*** Entries provided ***
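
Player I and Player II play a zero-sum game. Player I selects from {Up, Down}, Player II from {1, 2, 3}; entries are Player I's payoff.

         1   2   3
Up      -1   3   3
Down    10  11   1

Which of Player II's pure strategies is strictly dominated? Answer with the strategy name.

1 holds Player I's payoff strictly below 2 in every row: -1 < 3, 10 < 11.
So 2 is strictly dominated for Player II.

2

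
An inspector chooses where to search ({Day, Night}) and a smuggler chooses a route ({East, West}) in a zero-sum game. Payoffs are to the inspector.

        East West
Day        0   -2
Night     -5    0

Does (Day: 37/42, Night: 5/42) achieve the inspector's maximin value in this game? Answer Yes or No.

No

Against East this mix gives (37/42)·0 + (5/42)·(-5) = -25/42.
Against West this mix gives (37/42)·(-2) + (5/42)·0 = -37/21.
The smuggler will play West, holding the inspector to -37/21. Shifting weight toward the row that does better against West would raise this floor (the equalizing mix achieves -10/7 against both West and East), so the proposed strategy is not optimal.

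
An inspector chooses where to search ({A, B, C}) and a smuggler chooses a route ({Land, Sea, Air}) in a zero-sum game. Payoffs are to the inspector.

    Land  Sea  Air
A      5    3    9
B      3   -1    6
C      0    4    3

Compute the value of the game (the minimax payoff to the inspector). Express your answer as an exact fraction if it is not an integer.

10/3

Row minima: A → 3, B → -1, C → 0; maximin = 3.
Column maxima: Land → 5, Sea → 4, Air → 9; minimax = 4.
3 ≠ 4, so there is no saddle point; optimal play is mixed.
B is strictly dominated by A, so the inspector never plays it.
Air is strictly dominated by Land (it gives the inspector strictly more in every row), so the smuggler never plays it.
On the remaining 2×2 (A, C vs Land, Sea):
Let the inspector play A with probability p. Expected payoff against Land: 5p + 0(1−p) = 5p; against Sea: 3p + 4(1−p) = −p + 4.
Setting these equal: 5p = −p + 4 ⇒ 6p = 4 ⇒ p = 2/3, and the value is (5)·(2/3) = 10/3.
For the smuggler: with q = P(Land), equating A's and C's payoffs gives 2q + 3 = −4q + 4 ⇒ q = 1/6.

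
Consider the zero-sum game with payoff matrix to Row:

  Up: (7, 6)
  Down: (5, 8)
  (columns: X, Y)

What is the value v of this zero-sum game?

13/2

Row minima: Up → 6, Down → 5; maximin = 6.
Column maxima: X → 7, Y → 8; minimax = 7.
6 ≠ 7, so there is no saddle point; optimal play is mixed.
Let Row play Up with probability p. Expected payoff against X: 7p + 5(1−p) = 2p + 5; against Y: 6p + 8(1−p) = −2p + 8.
Setting these equal: 2p + 5 = −2p + 8 ⇒ 4p = 3 ⇒ p = 3/4, and the value is (2)·(3/4) + 5 = 13/2.
For Column: with q = P(X), equating Up's and Down's payoffs gives q + 6 = −3q + 8 ⇒ q = 1/2.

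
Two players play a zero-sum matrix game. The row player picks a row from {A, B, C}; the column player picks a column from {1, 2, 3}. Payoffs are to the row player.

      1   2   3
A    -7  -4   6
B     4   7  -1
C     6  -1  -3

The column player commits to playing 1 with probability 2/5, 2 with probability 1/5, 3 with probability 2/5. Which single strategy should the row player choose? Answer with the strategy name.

B

Expected payoff of A: (2/5)·(-7) + (1/5)·(-4) + (2/5)·6 = -6/5.
Expected payoff of B: (2/5)·4 + (1/5)·7 + (2/5)·(-1) = 13/5.
Expected payoff of C: (2/5)·6 + (1/5)·(-1) + (2/5)·(-3) = 1.
The largest is 13/5, so the row player's best response is B.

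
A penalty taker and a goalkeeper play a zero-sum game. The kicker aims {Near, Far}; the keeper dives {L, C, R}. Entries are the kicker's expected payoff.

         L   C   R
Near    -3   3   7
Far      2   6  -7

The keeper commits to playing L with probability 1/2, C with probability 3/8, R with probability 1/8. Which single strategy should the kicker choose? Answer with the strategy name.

Far

Expected payoff of Near: (1/2)·(-3) + (3/8)·3 + (1/8)·7 = 1/2.
Expected payoff of Far: (1/2)·2 + (3/8)·6 + (1/8)·(-7) = 19/8.
The largest is 19/8, so the kicker's best response is Far.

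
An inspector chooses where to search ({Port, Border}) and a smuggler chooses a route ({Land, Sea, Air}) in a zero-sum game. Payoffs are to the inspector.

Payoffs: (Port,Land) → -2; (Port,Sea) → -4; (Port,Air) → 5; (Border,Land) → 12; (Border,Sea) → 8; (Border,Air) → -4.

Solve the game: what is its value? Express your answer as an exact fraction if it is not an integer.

8/7

Row minima: Port → -4, Border → -4; maximin = -4.
Column maxima: Land → 12, Sea → 8, Air → 5; minimax = 5.
-4 ≠ 5, so there is no saddle point; optimal play is mixed.
Land is strictly dominated by Sea (it gives the inspector strictly more in every row), so the smuggler never plays it.
On the remaining 2×2 (Port, Border vs Sea, Air):
Let the inspector play Port with probability p. Expected payoff against Sea: (-4)p + 8(1−p) = −12p + 8; against Air: 5p + (-4)(1−p) = 9p − 4.
Setting these equal: −12p + 8 = 9p − 4 ⇒ −21p = -12 ⇒ p = 4/7, and the value is (-12)·(4/7) + 8 = 8/7.
For the smuggler: with q = P(Sea), equating Port's and Border's payoffs gives −9q + 5 = 12q − 4 ⇒ q = 3/7.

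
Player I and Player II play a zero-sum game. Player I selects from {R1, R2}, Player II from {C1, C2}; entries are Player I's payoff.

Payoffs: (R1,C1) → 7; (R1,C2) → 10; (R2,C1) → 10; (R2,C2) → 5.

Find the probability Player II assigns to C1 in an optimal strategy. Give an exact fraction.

Row minima: R1 → 7, R2 → 5; maximin = 7.
Column maxima: C1 → 10, C2 → 10; minimax = 10.
7 ≠ 10, so there is no saddle point; optimal play is mixed.
Let Player I play R1 with probability p. Expected payoff against C1: 7p + 10(1−p) = −3p + 10; against C2: 10p + 5(1−p) = 5p + 5.
Setting these equal: −3p + 10 = 5p + 5 ⇒ −8p = -5 ⇒ p = 5/8, and the value is (-3)·(5/8) + 10 = 65/8.
For Player II: with q = P(C1), equating R1's and R2's payoffs gives −3q + 10 = 5q + 5 ⇒ q = 5/8.

5/8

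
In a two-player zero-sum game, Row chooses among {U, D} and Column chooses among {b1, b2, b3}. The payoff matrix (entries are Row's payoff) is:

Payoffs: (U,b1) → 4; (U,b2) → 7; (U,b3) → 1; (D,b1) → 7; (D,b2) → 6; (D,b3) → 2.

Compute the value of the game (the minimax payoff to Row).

Row minima: U → 1, D → 2; maximin = 2.
Column maxima: b1 → 7, b2 → 7, b3 → 2; minimax = 2.
Since maximin = minimax = 2, there is a saddle point and the value is 2.

2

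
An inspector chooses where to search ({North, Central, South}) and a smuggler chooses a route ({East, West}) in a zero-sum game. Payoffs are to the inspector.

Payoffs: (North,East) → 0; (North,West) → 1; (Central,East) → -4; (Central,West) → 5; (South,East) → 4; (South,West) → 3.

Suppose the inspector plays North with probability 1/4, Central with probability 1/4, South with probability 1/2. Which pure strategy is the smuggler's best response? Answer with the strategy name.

East

If the smuggler plays East, the inspector's expected payoff is (1/4)·0 + (1/4)·(-4) + (1/2)·4 = 1.
If the smuggler plays West, the inspector's expected payoff is (1/4)·1 + (1/4)·5 + (1/2)·3 = 3.
The smuggler minimizes the inspector's payoff; the smallest is 1, so the best response is East.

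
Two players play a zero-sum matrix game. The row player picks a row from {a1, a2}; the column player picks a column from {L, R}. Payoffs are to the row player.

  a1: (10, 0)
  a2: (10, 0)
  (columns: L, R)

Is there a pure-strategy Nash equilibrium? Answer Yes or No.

Row minima: a1 → 0, a2 → 0; maximin = 0.
Column maxima: L → 10, R → 0; minimax = 0.
maximin = minimax = 0, so a saddle point exists.

Yes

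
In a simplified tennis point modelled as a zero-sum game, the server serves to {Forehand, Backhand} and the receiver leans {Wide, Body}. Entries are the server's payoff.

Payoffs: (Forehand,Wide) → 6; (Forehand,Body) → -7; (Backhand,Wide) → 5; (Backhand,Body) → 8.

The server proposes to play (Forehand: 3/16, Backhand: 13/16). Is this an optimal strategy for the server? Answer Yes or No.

Yes

Against Wide this mix gives (3/16)·6 + (13/16)·5 = 83/16.
Against Body this mix gives (3/16)·(-7) + (13/16)·8 = 83/16.
All of the receiver's active replies (Wide, Body) yield 83/16, and no column does worse for the server. The mix makes the receiver indifferent and guarantees 83/16, so it is optimal.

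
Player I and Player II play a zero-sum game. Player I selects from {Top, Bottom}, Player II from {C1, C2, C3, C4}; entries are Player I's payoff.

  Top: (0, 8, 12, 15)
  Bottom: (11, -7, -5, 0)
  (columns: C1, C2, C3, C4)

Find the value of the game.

Row minima: Top → 0, Bottom → -7; maximin = 0.
Column maxima: C1 → 11, C2 → 8, C3 → 12, C4 → 15; minimax = 8.
0 ≠ 8, so there is no saddle point; optimal play is mixed.
C3 is strictly dominated by C2 (it gives Player I strictly more in every row), so Player II never plays it.
C4 is strictly dominated by C2 (it gives Player I strictly more in every row), so Player II never plays it.
On the remaining 2×2 (Top, Bottom vs C1, C2):
Let Player I play Top with probability p. Expected payoff against C1: 0p + 11(1−p) = −11p + 11; against C2: 8p + (-7)(1−p) = 15p − 7.
Setting these equal: −11p + 11 = 15p − 7 ⇒ −26p = -18 ⇒ p = 9/13, and the value is (-11)·(9/13) + 11 = 44/13.
For Player II: with q = P(C1), equating Top's and Bottom's payoffs gives −8q + 8 = 18q − 7 ⇒ q = 15/26.

44/13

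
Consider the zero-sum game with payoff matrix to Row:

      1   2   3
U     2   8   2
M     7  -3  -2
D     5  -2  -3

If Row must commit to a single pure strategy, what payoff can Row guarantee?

Row minima: U → 2, M → -3, D → -3.
The best of these is 2.

2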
***
**What you have to do:**
Which lines above contain the word "players"? Copy each of them.

**Finished exercise:**
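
Two players play a zero-sum matrix game. The row player picks a row from {A, B, C}; the column player picks a column from {1, 2, 3}. Payoffs are to the row player.
Two players play a zero-sum matrix game. The row player picks a row from {a1, a2}; the column player picks a column from {L, R}. Payoffs are to the row player.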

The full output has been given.